=== Section Start ===

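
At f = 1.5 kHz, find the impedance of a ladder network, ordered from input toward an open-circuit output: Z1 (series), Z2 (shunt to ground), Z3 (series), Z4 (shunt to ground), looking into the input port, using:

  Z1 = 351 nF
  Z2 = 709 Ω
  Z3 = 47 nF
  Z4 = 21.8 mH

Step 1 — Angular frequency: ω = 2π·f = 2π·1500 = 9425 rad/s.
Step 2 — Component impedances:
  Z1: Z = 1/(jωC) = -j/(ω·C) = 0 - j302.3 Ω
  Z2: Z = R = 709 Ω
  Z3: Z = 1/(jωC) = -j/(ω·C) = 0 - j2258 Ω
  Z4: Z = jωL = j·9425·0.0218 = 0 + j205.5 Ω
Step 3 — Ladder network (open output): work backward from the far end, alternating series and parallel combinations. Z_in = 633.4 - j521.1 Ω = 820.2∠-39.4° Ω.

Z = 633.4 - j521.1 Ω = 820.2∠-39.4° Ω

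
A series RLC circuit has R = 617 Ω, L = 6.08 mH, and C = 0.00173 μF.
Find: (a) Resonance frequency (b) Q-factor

Step 1 — Resonance condition Im(Z)=0 gives ω₀ = 1/√(LC).
Step 2 — ω₀ = 1/√(0.00608·1.73e-09) = 3.083e+05 rad/s.
Step 3 — f₀ = ω₀/(2π) = 4.907e+04 Hz.
Step 4 — Series Q: Q = ω₀L/R = 3.083e+05·0.00608/617 = 3.038.

(a) f₀ = 4.907e+04 Hz  (b) Q = 3.038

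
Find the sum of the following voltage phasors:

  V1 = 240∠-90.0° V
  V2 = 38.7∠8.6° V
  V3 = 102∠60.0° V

Step 1 — Convert each phasor to rectangular form:
  V1 = 240·(cos(-90.0°) + j·sin(-90.0°)) = 0 - j240 V
  V2 = 38.7·(cos(8.6°) + j·sin(8.6°)) = 38.26 + j5.787 V
  V3 = 102·(cos(60.0°) + j·sin(60.0°)) = 51 + j88.33 V
Step 2 — Sum components: V_total = 89.26 - j145.9 V.
Step 3 — Convert to polar: |V_total| = 171 V, ∠V_total = -58.5°.

V_total = 171∠-58.5° V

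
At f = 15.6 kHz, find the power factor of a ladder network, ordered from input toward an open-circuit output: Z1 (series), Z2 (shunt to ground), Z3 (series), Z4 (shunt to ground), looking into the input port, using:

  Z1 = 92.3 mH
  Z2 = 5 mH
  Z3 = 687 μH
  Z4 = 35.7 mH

Step 1 — Angular frequency: ω = 2π·f = 2π·1.56e+04 = 9.802e+04 rad/s.
Step 2 — Component impedances:
  Z1: Z = jωL = j·9.802e+04·0.0923 = 0 + j9047 Ω
  Z2: Z = jωL = j·9.802e+04·0.005 = 0 + j490.1 Ω
  Z3: Z = jωL = j·9.802e+04·0.000687 = 0 + j67.34 Ω
  Z4: Z = jωL = j·9.802e+04·0.0357 = 0 + j3499 Ω
Step 3 — Ladder network (open output): work backward from the far end, alternating series and parallel combinations. Z_in = 0 + j9478 Ω = 9478∠90.0° Ω.
Step 4 — Power factor: PF = cos(φ) = Re(Z)/|Z| = 0/9478 = 0.
Step 5 — Type: Im(Z) = 9478 ⇒ lagging (phase φ = 90.0°).

PF = 0 (lagging, φ = 90.0°)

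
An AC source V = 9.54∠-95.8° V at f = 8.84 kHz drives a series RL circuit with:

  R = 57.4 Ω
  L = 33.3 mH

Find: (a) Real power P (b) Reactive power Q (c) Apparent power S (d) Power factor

Step 1 — Angular frequency: ω = 2π·f = 2π·8840 = 5.554e+04 rad/s.
Step 2 — Component impedances:
  R: Z = R = 57.4 Ω
  L: Z = jωL = j·5.554e+04·0.0333 = 0 + j1850 Ω
Step 3 — Series combination: Z_total = R + L = 57.4 + j1850 Ω = 1850∠88.2° Ω.
Step 4 — Source phasor: V = 9.54∠-95.8° V = -0.9641 - j9.491 V.
Step 5 — Current: I = V / Z = -0.005143 + j0.0003616 A = 0.005155∠176.0° A.
Step 6 — Complex power: S = V·I* = 0.001526 + j0.04916 VA.
Step 7 — Real power: P = Re(S) = 0.001526 W.
Step 8 — Reactive power: Q = Im(S) = 0.04916 VAR.
Step 9 — Apparent power: |S| = 0.04918 VA.
Step 10 — Power factor: PF = P/|S| = 0.03102 (lagging).

(a) P = 0.001526 W  (b) Q = 0.04916 VAR  (c) S = 0.04918 VA  (d) PF = 0.03102 (lagging)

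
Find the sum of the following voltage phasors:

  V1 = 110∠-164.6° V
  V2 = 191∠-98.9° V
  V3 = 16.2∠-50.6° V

Step 1 — Convert each phasor to rectangular form:
  V1 = 110·(cos(-164.6°) + j·sin(-164.6°)) = -106.1 - j29.21 V
  V2 = 191·(cos(-98.9°) + j·sin(-98.9°)) = -29.55 - j188.7 V
  V3 = 16.2·(cos(-50.6°) + j·sin(-50.6°)) = 10.28 - j12.52 V
Step 2 — Sum components: V_total = -125.3 - j230.4 V.
Step 3 — Convert to polar: |V_total| = 262.3 V, ∠V_total = -118.5°.

V_total = 262.3∠-118.5° V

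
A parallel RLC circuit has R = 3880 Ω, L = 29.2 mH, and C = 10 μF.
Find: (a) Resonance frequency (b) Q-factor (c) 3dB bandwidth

Step 1 — Resonance: ω₀ = 1/√(LC) = 1/√(0.0292·1e-05) = 1851 rad/s.
Step 2 — f₀ = ω₀/(2π) = 294.5 Hz.
Step 3 — Parallel Q: Q = R/(ω₀L) = 3880/(1851·0.0292) = 71.8.
Step 4 — Bandwidth: Δω = ω₀/Q = 25.77 rad/s; BW = Δω/(2π) = 4.102 Hz.

(a) f₀ = 294.5 Hz  (b) Q = 71.8  (c) BW = 4.102 Hz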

=== Section End ===

— About this exercise —
Above are the records; copy each line from them that includes the string "using".

— Answer box —
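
At f = 1.5 kHz, find the impedance of a ladder network, ordered from input toward an open-circuit output: Z1 (series), Z2 (shunt to ground), Z3 (series), Z4 (shunt to ground), looking into the input port, using:
At f = 15.6 kHz, find the power factor of a ladder network, ordered from input toward an open-circuit output: Z1 (series), Z2 (shunt to ground), Z3 (series), Z4 (shunt to ground), looking into the input port, using: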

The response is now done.